→ SOURCE RECORDS
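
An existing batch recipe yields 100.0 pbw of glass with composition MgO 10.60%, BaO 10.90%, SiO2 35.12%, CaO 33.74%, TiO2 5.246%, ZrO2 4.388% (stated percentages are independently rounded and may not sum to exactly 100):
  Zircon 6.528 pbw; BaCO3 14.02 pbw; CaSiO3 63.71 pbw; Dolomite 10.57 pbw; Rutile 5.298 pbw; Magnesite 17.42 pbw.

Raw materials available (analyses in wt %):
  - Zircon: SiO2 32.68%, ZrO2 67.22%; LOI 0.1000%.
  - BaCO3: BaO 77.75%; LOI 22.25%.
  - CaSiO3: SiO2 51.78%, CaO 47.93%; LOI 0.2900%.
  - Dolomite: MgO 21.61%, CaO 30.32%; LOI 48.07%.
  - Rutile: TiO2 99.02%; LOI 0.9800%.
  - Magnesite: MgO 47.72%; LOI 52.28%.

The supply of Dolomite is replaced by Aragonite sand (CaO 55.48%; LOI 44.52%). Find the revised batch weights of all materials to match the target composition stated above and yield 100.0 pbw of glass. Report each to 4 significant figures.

The whole derivation keeps exact precision from start to finish. In-progress results are shown rounded to 4 significant figures in the working. Each reported result sees exactly one rounding — derived quantities (net glass mass, ignition loss, the six compositions, yield, the totals) are recomputed starting from the weights per 100.0 pbw of glass at exact precision, exactly as printed in question or answer.
Target oxide masses per 100.0 pbw glass:
  MgO: 10.60% × 100.0 = 10.60 pbw
  BaO: 10.90% × 100.0 = 10.90 pbw
  SiO2: 35.12% × 100.0 = 35.12 pbw
  CaO: 33.74% × 100.0 = 33.74 pbw
  TiO2: 5.246% × 100.0 = 5.246 pbw
  ZrO2: 4.388% × 100.0 = 4.388 pbw
Verifying the oxide balance from the weights as reported, on the stated basis (every target is met by its sum exact up to rounding of places):
  MgO: 22.21·0.4772 = 10.60 pbw (target 10.60 pbw)
  BaO: 14.02·0.7775 = 10.90 pbw (target 10.90 pbw)
  SiO2: 6.528·0.3268 + 63.71·0.5178 = 35.12 pbw (target 35.12 pbw)
  CaO: 63.71·0.4793 + 5.779·0.5548 = 33.74 pbw (target 33.74 pbw)
  TiO2: 5.298·0.9902 = 5.246 pbw (target 5.246 pbw)
  ZrO2: 6.528·0.6722 = 4.388 pbw (target 4.388 pbw)
Glass-mass bookkeeping: batch total minus LOI = 100.0 pbw (oxide target masses add up to 99.99 pbw; the stated basis being 100.0 pbw — rounding explains the deltas).
Batch grand total — Σ batch = 117.5 pbw; the LOI term Σ batch·LOI equals 17.55 pbw; the yield ratio, glass ÷ batch: 85.07%.

Revised batch per 100.0 pbw glass:
  Zircon: 6.528 pbw
  BaCO3: 14.02 pbw
  CaSiO3: 63.71 pbw
  Aragonite sand: 5.779 pbw
  Rutile: 5.298 pbw
  Magnesite: 22.21 pbw
Total batch = 117.5 pbw; LOI loss = 17.55 pbw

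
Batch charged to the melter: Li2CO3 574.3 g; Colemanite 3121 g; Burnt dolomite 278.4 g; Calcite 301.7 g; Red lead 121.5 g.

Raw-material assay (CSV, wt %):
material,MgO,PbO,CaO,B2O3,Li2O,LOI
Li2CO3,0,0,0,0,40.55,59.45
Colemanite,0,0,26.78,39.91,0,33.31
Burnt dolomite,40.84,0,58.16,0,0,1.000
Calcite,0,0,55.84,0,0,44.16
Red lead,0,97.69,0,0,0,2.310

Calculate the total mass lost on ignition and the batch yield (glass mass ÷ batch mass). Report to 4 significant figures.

LOI loss = 1520 g; glass = 2877 g; yield = 65.43%

The whole derivation maintains exact precision in all steps; the intermediate values appear (rounded to 4 significant digits) when written out — every reported result takes just one rounding. Derived quantities are rebuilt at full precision (the yield, totals, five oxide percentages, LOI, glass mass) from the batch weights per 2877 g of glass, exactly as shown in the problem or the answer.
Each material's LOI contribution:
  Li2CO3: 574.3 × 0.5945 = 341.4 g
  Colemanite: 3121 × 0.3331 = 1040 g
  Burnt dolomite: 278.4 × 0.01000 = 2.784 g
  Calcite: 301.7 × 0.4416 = 133.2 g
  Red lead: 121.5 × 0.02310 = 2.807 g
Total LOI = 1520 g
Glass = batch − LOI = 4397 − 1520 = 2877 g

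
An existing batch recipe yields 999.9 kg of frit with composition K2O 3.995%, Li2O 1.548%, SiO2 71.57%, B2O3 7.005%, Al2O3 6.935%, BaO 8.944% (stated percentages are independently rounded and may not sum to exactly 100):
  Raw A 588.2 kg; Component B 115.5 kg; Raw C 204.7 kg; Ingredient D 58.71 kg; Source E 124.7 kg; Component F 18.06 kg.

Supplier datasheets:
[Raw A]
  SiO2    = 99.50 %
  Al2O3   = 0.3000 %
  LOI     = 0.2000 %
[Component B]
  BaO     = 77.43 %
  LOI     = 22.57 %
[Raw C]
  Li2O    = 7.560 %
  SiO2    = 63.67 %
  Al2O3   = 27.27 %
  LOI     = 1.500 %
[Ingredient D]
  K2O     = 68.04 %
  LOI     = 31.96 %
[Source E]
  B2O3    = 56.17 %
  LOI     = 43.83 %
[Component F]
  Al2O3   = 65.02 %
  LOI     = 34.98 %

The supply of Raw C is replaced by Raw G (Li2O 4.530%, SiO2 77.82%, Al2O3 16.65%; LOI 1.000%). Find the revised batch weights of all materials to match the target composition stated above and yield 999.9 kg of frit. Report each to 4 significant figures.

Revised batch per 999.9 kg frit:
  Raw A: 452.0 kg
  Component B: 115.5 kg
  Raw G: 341.7 kg
  Ingredient D: 58.71 kg
  Source E: 124.7 kg
  Component F: 17.07 kg
Total batch = 1110 kg; LOI loss = 109.8 kg

Intermediates are displayed, rounded to 4 significant digits, across the worked steps; the whole derivation maintains full float precision in every operation — each reported number sees exactly one rounding — the derived quantities (net glass mass, yield, the six compositions, the totals, LOI) are carried using the weight values at 999.9 kg of glass in full precision, as given in the question or the answer.
Target masses of each oxide per 999.9 kg frit:
  K2O: 3.995% × 999.9 = 39.95 kg
  Li2O: 1.548% × 999.9 = 15.48 kg
  SiO2: 71.57% × 999.9 = 715.6 kg
  B2O3: 7.005% × 999.9 = 70.04 kg
  Al2O3: 6.935% × 999.9 = 69.34 kg
  BaO: 8.944% × 999.9 = 89.43 kg
Sums-versus-targets review with the batch weights as given, relative to the basis at hand (every target is met by its sum modulo rounding of the values):
  K2O: 58.71·0.6804 = 39.95 kg (target 39.95 kg)
  Li2O: 341.7·0.04530 = 15.48 kg (target 15.48 kg)
  SiO2: 452.0·0.9950 + 341.7·0.7782 = 715.7 kg (target 715.6 kg)
  B2O3: 124.7·0.5617 = 70.04 kg (target 70.04 kg)
  Al2O3: 452.0·0.003000 + 341.7·0.1665 + 17.07·0.6502 = 69.35 kg (target 69.34 kg)
  BaO: 115.5·0.7743 = 89.43 kg (target 89.43 kg)
The glass-mass cross-check: whole batch net of LOI = 999.9 kg (per-oxide target masses sum to 999.9 kg; the stated basis being 999.9 kg — rounding explains the deltas).
Whole-batch sum: Σ batch = 1110 kg; LOI removed, Σ of batch·LOI: 109.8 kg; yield = glass ÷ total batch = 90.11%.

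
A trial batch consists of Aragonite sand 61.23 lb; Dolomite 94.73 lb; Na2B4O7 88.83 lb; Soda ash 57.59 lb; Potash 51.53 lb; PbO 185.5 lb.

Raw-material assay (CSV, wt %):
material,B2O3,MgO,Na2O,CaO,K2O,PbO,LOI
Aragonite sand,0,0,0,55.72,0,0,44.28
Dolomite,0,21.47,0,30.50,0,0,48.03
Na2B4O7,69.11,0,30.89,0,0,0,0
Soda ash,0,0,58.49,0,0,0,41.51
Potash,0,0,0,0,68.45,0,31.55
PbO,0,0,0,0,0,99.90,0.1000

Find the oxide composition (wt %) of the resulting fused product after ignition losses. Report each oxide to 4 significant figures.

Glass mass = 426.4 lb (batch 539.4 − LOI 113.0).
Composition: B2O3 14.40%, MgO 4.769%, Na2O 14.33%, CaO 14.78%, K2O 8.271%, PbO 43.46%

The whole derivation keeps full float precision in every operation — intermediates are shown, rounded to four significant figures, when written out. Each reported value takes exactly one rounding — the derived quantities are carried starting from the weights per 426.4 lb of glass in full float precision (LOI, the six compositions, the yield, the totals, net glass mass) precisely as stated by the question or the answer.
Per-oxide mass from batch:
  B2O3: 88.83·0.6911 = 61.39 lb
  MgO: 94.73·0.2147 = 20.34 lb
  Na2O: 88.83·0.3089 + 57.59·0.5849 = 61.12 lb
  CaO: 61.23·0.5572 + 94.73·0.3050 = 63.01 lb
  K2O: 51.53·0.6845 = 35.27 lb
  PbO: 185.5·0.9990 = 185.3 lb
LOI: 61.23·0.4428 + 94.73·0.4803 + 57.59·0.4151 + 51.53·0.3155 + 185.5·0.001000 = 113.0 lb
Glass mass = batch − LOI = 539.4 − 113.0 = 426.4 lb (the oxide masses sum to this)
percent by weight: oxide/glass ×100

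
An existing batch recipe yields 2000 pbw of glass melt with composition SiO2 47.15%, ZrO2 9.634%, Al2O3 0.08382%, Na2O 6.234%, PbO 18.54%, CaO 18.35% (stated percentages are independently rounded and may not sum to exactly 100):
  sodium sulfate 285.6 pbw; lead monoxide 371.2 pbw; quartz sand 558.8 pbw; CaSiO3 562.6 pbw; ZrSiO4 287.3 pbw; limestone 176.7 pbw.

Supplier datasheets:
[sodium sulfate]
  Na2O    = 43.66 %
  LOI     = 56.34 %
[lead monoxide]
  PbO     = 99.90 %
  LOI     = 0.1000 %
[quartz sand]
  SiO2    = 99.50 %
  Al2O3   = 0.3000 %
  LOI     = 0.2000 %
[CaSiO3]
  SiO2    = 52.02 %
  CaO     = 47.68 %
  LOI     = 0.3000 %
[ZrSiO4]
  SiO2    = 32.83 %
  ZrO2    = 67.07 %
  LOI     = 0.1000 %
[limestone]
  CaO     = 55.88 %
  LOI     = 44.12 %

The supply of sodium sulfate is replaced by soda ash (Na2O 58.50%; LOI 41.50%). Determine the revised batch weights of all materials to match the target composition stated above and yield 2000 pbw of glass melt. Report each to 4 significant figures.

Revised batch per 2000 pbw glass melt:
  soda ash: 213.1 pbw
  lead monoxide: 371.2 pbw
  quartz sand: 558.8 pbw
  CaSiO3: 562.6 pbw
  ZrSiO4: 287.3 pbw
  limestone: 176.7 pbw
Total batch = 2170 pbw; LOI loss = 169.9 pbw

In-progress results are displayed (rounded to four significant figures) on the page. The whole derivation maintains full float precision all the way through; exactly one rounding lands on every reported value — derived quantities are re-derived starting from the weights for 2000 pbw of glass at exact precision (ignition loss, yield, totals, glass mass, six oxide percentages), as quoted within problem or answer.
Target masses of each oxide per 2000 pbw glass melt:
  SiO2: 47.15% × 2000 = 943.0 pbw
  ZrO2: 9.634% × 2000 = 192.7 pbw
  Al2O3: 0.08382% × 2000 = 1.676 pbw
  Na2O: 6.234% × 2000 = 124.7 pbw
  PbO: 18.54% × 2000 = 370.8 pbw
  CaO: 18.35% × 2000 = 367.0 pbw
Per-oxide balance check on the weights just shown, at the basis given (each sum matches its target mass net of answer rounding effects):
  SiO2: 558.8·0.9950 + 562.6·0.5202 + 287.3·0.3283 = 943.0 pbw (target 943.0 pbw)
  ZrO2: 287.3·0.6707 = 192.7 pbw (target 192.7 pbw)
  Al2O3: 558.8·0.003000 = 1.676 pbw (target 1.676 pbw)
  Na2O: 213.1·0.5850 = 124.7 pbw (target 124.7 pbw)
  PbO: 371.2·0.9990 = 370.8 pbw (target 370.8 pbw)
  CaO: 562.6·0.4768 + 176.7·0.5588 = 367.0 pbw (target 367.0 pbw)
Consistency of the glass mass: batch Σ − ignition loss = 2000 pbw (targets for the oxides total 2000 pbw; versus the stated basis of 2000 pbw — rounding explains the deltas).
Total batch = Σ batch = 2170 pbw; ignition loss, Σ(batch × LOI) = 169.9 pbw; glass ÷ batch gives a yield of 92.17%.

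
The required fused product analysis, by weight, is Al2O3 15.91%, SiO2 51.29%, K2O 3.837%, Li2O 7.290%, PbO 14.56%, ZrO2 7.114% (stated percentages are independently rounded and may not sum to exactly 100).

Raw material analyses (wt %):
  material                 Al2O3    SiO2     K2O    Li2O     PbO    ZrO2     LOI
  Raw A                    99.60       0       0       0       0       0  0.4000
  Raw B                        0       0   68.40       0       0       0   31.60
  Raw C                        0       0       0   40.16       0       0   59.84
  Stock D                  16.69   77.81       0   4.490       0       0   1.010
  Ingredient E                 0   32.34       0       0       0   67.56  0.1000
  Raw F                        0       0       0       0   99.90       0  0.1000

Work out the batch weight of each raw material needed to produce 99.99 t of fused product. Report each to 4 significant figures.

Batch per 99.99 t fused product:
  Raw A: 5.661 t
  Raw B: 5.609 t
  Raw C: 11.27 t
  Stock D: 61.53 t
  Ingredient E: 10.53 t
  Raw F: 14.57 t
Total batch = 109.2 t; LOI loss = 9.186 t; yield = 91.59%

Intermediates appear (rounded to four significant digits) at each printed step — all arithmetic carries full precision in all steps; every reported number sees exactly one rounding — all derived quantities (net glass mass, yield, totals, the six compositions, ignition loss) are re-derived starting from the weights for 99.99 t of glass at full float precision precisely as stated by question or answer.
The oxide mass targets at 99.99 t fused product:
  Al2O3: 15.91% × 99.99 = 15.91 t
  SiO2: 51.29% × 99.99 = 51.28 t
  K2O: 3.837% × 99.99 = 3.837 t
  Li2O: 7.290% × 99.99 = 7.289 t
  PbO: 14.56% × 99.99 = 14.56 t
  ZrO2: 7.114% × 99.99 = 7.113 t
Verifying the oxide balance with the batch weights as given, per the basis as stated (each sum matches its target mass exact up to rounding of places):
  Al2O3: 5.661·0.9960 + 61.53·0.1669 = 15.91 t (target 15.91 t)
  SiO2: 61.53·0.7781 + 10.53·0.3234 = 51.28 t (target 51.28 t)
  K2O: 5.609·0.6840 = 3.837 t (target 3.837 t)
  Li2O: 11.27·0.4016 + 61.53·0.04490 = 7.289 t (target 7.289 t)
  PbO: 14.57·0.9990 = 14.56 t (target 14.56 t)
  ZrO2: 10.53·0.6756 = 7.114 t (target 7.113 t)
Glass-mass bookkeeping: total batch − LOI = 99.98 t (oxide target masses add up to 99.99 t; with the basis standing at 99.99 t — gaps are rounding artifacts).
Whole-batch sum: Σ batch = 109.2 t; LOI loss = Σ batch·LOI = 9.186 t; yield = glass ÷ total batch = 91.59%.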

→ ASSIGNMENT
Gather each line from the listing above that holds "analyses".

→ PROBLEM SOLUTION
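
Raw materials available (analyses in wt %):
Raw material analyses (wt %):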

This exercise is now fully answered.